───── Task material

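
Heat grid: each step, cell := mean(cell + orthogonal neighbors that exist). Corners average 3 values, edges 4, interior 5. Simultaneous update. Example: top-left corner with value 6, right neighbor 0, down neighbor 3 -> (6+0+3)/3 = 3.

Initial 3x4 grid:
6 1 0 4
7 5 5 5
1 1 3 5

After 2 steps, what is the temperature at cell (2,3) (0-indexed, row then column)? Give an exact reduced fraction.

Step 1: cell (2,3) = 13/3
Step 2: cell (2,3) = 151/36
Full grid after step 2:
  149/36 419/120 121/40 41/12
  973/240 353/100 363/100 941/240
  41/12 16/5 209/60 151/36

Answer: 151/36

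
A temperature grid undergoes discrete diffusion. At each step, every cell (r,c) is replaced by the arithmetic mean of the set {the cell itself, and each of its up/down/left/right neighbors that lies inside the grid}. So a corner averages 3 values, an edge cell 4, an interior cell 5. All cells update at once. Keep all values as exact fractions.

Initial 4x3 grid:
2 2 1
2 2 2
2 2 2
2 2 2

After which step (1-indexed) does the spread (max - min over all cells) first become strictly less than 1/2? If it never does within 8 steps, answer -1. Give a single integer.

Step 1: max=2, min=5/3, spread=1/3
  -> spread < 1/2 first at step 1
Step 2: max=2, min=31/18, spread=5/18
Step 3: max=2, min=391/216, spread=41/216
Step 4: max=2, min=47623/25920, spread=4217/25920
Step 5: max=14321/7200, min=2901251/1555200, spread=38417/311040
Step 6: max=285403/144000, min=175423789/93312000, spread=1903471/18662400
Step 7: max=8524241/4320000, min=10596450911/5598720000, spread=18038617/223948800
Step 8: max=764673241/388800000, min=638578217149/335923200000, spread=883978523/13436928000

Answer: 1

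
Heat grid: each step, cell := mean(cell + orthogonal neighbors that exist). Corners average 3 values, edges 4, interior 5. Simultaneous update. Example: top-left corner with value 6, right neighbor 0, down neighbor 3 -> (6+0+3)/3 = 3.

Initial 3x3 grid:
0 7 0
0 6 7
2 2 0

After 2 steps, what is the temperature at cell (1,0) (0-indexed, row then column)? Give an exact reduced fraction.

Step 1: cell (1,0) = 2
Step 2: cell (1,0) = 151/60
Full grid after step 2:
  91/36 293/80 67/18
  151/60 77/25 919/240
  35/18 337/120 35/12

Answer: 151/60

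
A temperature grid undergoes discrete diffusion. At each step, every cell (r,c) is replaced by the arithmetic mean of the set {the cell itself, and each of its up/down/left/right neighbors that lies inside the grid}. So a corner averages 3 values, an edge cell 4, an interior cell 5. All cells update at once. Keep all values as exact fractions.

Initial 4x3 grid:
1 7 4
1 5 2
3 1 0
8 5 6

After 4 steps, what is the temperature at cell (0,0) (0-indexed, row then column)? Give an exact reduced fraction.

Step 1: cell (0,0) = 3
Step 2: cell (0,0) = 13/4
Step 3: cell (0,0) = 149/45
Step 4: cell (0,0) = 28711/8640
Full grid after step 4:
  28711/8640 585187/172800 88223/25920
  47981/14400 237719/72000 71459/21600
  30731/8640 13883/4000 14483/4320
  9983/2592 2689/720 4631/1296

Answer: 28711/8640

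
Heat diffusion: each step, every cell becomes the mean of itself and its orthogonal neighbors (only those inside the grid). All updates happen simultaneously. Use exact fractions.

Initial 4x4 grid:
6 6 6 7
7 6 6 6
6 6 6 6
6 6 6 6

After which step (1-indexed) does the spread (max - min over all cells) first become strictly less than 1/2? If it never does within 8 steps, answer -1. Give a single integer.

Step 1: max=19/3, min=6, spread=1/3
  -> spread < 1/2 first at step 1
Step 2: max=113/18, min=6, spread=5/18
Step 3: max=13427/2160, min=6, spread=467/2160
Step 4: max=400457/64800, min=1735/288, spread=5041/32400
Step 5: max=12006491/1944000, min=3774/625, spread=1339207/9720000
Step 6: max=359347769/58320000, min=39204023/6480000, spread=3255781/29160000
Step 7: max=10769457467/1749600000, min=235660817/38880000, spread=82360351/874800000
Step 8: max=322659489857/52488000000, min=2359335809/388800000, spread=2074577821/26244000000

Answer: 1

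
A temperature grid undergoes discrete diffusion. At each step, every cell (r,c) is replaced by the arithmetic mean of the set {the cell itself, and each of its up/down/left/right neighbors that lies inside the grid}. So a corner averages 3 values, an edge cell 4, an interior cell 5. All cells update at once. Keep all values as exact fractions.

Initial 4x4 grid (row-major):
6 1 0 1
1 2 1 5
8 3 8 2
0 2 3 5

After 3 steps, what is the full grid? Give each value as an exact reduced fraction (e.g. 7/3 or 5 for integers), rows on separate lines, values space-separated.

Answer: 5581/2160 2273/900 583/300 1639/720
23239/7200 15643/6000 5889/2000 2103/800
22271/7200 21173/6000 773/240 27047/7200
7331/2160 11353/3600 13801/3600 7979/2160

Derivation:
After step 1:
  8/3 9/4 3/4 2
  17/4 8/5 16/5 9/4
  3 23/5 17/5 5
  10/3 2 9/2 10/3
After step 2:
  55/18 109/60 41/20 5/3
  691/240 159/50 56/25 249/80
  911/240 73/25 207/50 839/240
  25/9 433/120 397/120 77/18
After step 3:
  5581/2160 2273/900 583/300 1639/720
  23239/7200 15643/6000 5889/2000 2103/800
  22271/7200 21173/6000 773/240 27047/7200
  7331/2160 11353/3600 13801/3600 7979/2160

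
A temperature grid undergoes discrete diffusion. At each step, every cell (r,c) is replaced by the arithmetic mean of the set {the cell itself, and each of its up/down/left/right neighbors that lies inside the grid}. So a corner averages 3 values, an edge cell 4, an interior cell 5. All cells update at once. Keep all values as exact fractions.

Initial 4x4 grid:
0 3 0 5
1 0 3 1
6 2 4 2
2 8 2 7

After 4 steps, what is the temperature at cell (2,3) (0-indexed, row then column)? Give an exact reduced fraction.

Answer: 683251/216000

Derivation:
Step 1: cell (2,3) = 7/2
Step 2: cell (2,3) = 751/240
Step 3: cell (2,3) = 23617/7200
Step 4: cell (2,3) = 683251/216000
Full grid after step 4:
  7349/4050 101267/54000 37613/18000 3313/1440
  121037/54000 52297/22500 1967/800 189097/72000
  1339/432 551441/180000 71861/22500 683251/216000
  232259/64800 161137/43200 782581/216000 7361/2025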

──────────

## Task details
Would you please output every record again, exactly?

## Solution
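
Heat grid: each step, cell := mean(cell + orthogonal neighbors that exist). Corners average 3 values, edges 4, interior 5. Simultaneous update. Example: top-left corner with value 6, right neighbor 0, down neighbor 3 -> (6+0+3)/3 = 3.

Initial 3x4 grid:
6 1 0 4
7 5 5 5
1 1 3 5

After 2 steps, what is the temperature at cell (2,3) (0-indexed, row then column)? Give an exact reduced fraction.

Step 1: cell (2,3) = 13/3
Step 2: cell (2,3) = 151/36
Full grid after step 2:
  149/36 419/120 121/40 41/12
  973/240 353/100 363/100 941/240
  41/12 16/5 209/60 151/36

Answer: 151/36

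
A temperature grid undergoes discrete diffusion. At each step, every cell (r,c) is replaced by the arithmetic mean of the set {the cell itself, and each of its up/down/left/right neighbors that lies inside the grid}. So a corner averages 3 values, an edge cell 4, an interior cell 5. All cells update at once. Keep all values as exact fractions.

Initial 4x3 grid:
2 2 1
2 2 2
2 2 2
2 2 2

After which step (1-indexed) does the spread (max - min over all cells) first become strictly less than 1/2? If it never does within 8 steps, answer -1. Give a single integer.

Step 1: max=2, min=5/3, spread=1/3
  -> spread < 1/2 first at step 1
Step 2: max=2, min=31/18, spread=5/18
Step 3: max=2, min=391/216, spread=41/216
Step 4: max=2, min=47623/25920, spread=4217/25920
Step 5: max=14321/7200, min=2901251/1555200, spread=38417/311040
Step 6: max=285403/144000, min=175423789/93312000, spread=1903471/18662400
Step 7: max=8524241/4320000, min=10596450911/5598720000, spread=18038617/223948800
Step 8: max=764673241/388800000, min=638578217149/335923200000, spread=883978523/13436928000

Answer: 1

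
Heat grid: each step, cell := mean(cell + orthogonal neighbors that exist). Corners average 3 values, edges 4, interior 5. Simultaneous update. Example: top-left corner with value 6, right neighbor 0, down neighbor 3 -> (6+0+3)/3 = 3.

Initial 3x3 grid:
0 7 0
0 6 7
2 2 0

After 2 steps, what is the temperature at cell (1,0) (0-indexed, row then column)? Give an exact reduced fraction.

Step 1: cell (1,0) = 2
Step 2: cell (1,0) = 151/60
Full grid after step 2:
  91/36 293/80 67/18
  151/60 77/25 919/240
  35/18 337/120 35/12

Answer: 151/60

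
A temperature grid undergoes discrete diffusion. At each step, every cell (r,c) is replaced by the arithmetic mean of the set {the cell itself, and each of its up/down/left/right neighbors that lies inside the grid}. So a corner averages 3 values, an edge cell 4, an interior cell 5. All cells update at once. Keep all values as exact fractions.

Initial 4x3 grid:
1 7 4
1 5 2
3 1 0
8 5 6

After 4 steps, what is the temperature at cell (0,0) (0-indexed, row then column)? Give an exact reduced fraction.

Step 1: cell (0,0) = 3
Step 2: cell (0,0) = 13/4
Step 3: cell (0,0) = 149/45
Step 4: cell (0,0) = 28711/8640
Full grid after step 4:
  28711/8640 585187/172800 88223/25920
  47981/14400 237719/72000 71459/21600
  30731/8640 13883/4000 14483/4320
  9983/2592 2689/720 4631/1296

Answer: 28711/8640

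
Heat diffusion: each step, every cell becomes the mean of itself and its orthogonal neighbors (only those inside the grid). All updates happen simultaneously. Use exact fractions.

Initial 4x4 grid:
6 6 6 7
7 6 6 6
6 6 6 6
6 6 6 6

After which step (1-indexed) does the spread (max - min over all cells) first become strictly less than 1/2? If it never does within 8 steps, answer -1. Give a single integer.

Step 1: max=19/3, min=6, spread=1/3
  -> spread < 1/2 first at step 1
Step 2: max=113/18, min=6, spread=5/18
Step 3: max=13427/2160, min=6, spread=467/2160
Step 4: max=400457/64800, min=1735/288, spread=5041/32400
Step 5: max=12006491/1944000, min=3774/625, spread=1339207/9720000
Step 6: max=359347769/58320000, min=39204023/6480000, spread=3255781/29160000
Step 7: max=10769457467/1749600000, min=235660817/38880000, spread=82360351/874800000
Step 8: max=322659489857/52488000000, min=2359335809/388800000, spread=2074577821/26244000000

Answer: 1

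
A temperature grid undergoes discrete diffusion. At each step, every cell (r,c) is replaced by the arithmetic mean of the set {the cell itself, and each of its up/down/left/right neighbors that lies inside the grid}. So a corner averages 3 values, an edge cell 4, an interior cell 5. All cells update at once. Keep all values as exact fractions.

Initial 4x4 grid (row-major):
6 1 0 1
1 2 1 5
8 3 8 2
0 2 3 5

After 3 steps, what is the full grid? Give each value as an exact reduced fraction (e.g. 7/3 or 5 for integers), rows on separate lines, values space-separated.

Answer: 5581/2160 2273/900 583/300 1639/720
23239/7200 15643/6000 5889/2000 2103/800
22271/7200 21173/6000 773/240 27047/7200
7331/2160 11353/3600 13801/3600 7979/2160

Derivation:
After step 1:
  8/3 9/4 3/4 2
  17/4 8/5 16/5 9/4
  3 23/5 17/5 5
  10/3 2 9/2 10/3
After step 2:
  55/18 109/60 41/20 5/3
  691/240 159/50 56/25 249/80
  911/240 73/25 207/50 839/240
  25/9 433/120 397/120 77/18
After step 3:
  5581/2160 2273/900 583/300 1639/720
  23239/7200 15643/6000 5889/2000 2103/800
  22271/7200 21173/6000 773/240 27047/7200
  7331/2160 11353/3600 13801/3600 7979/2160

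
A temperature grid undergoes discrete diffusion. At each step, every cell (r,c) is replaced by the arithmetic mean of the set {the cell itself, and each of its up/down/left/right neighbors that lies inside the grid}. So a corner averages 3 values, an edge cell 4, an interior cell 5. All cells update at once. Keep all values as exact fractions.

Initial 4x4 grid:
0 3 0 5
1 0 3 1
6 2 4 2
2 8 2 7

After 4 steps, what is the temperature at cell (2,3) (0-indexed, row then column)? Give an exact reduced fraction.

Answer: 683251/216000

Derivation:
Step 1: cell (2,3) = 7/2
Step 2: cell (2,3) = 751/240
Step 3: cell (2,3) = 23617/7200
Step 4: cell (2,3) = 683251/216000
Full grid after step 4:
  7349/4050 101267/54000 37613/18000 3313/1440
  121037/54000 52297/22500 1967/800 189097/72000
  1339/432 551441/180000 71861/22500 683251/216000
  232259/64800 161137/43200 782581/216000 7361/2025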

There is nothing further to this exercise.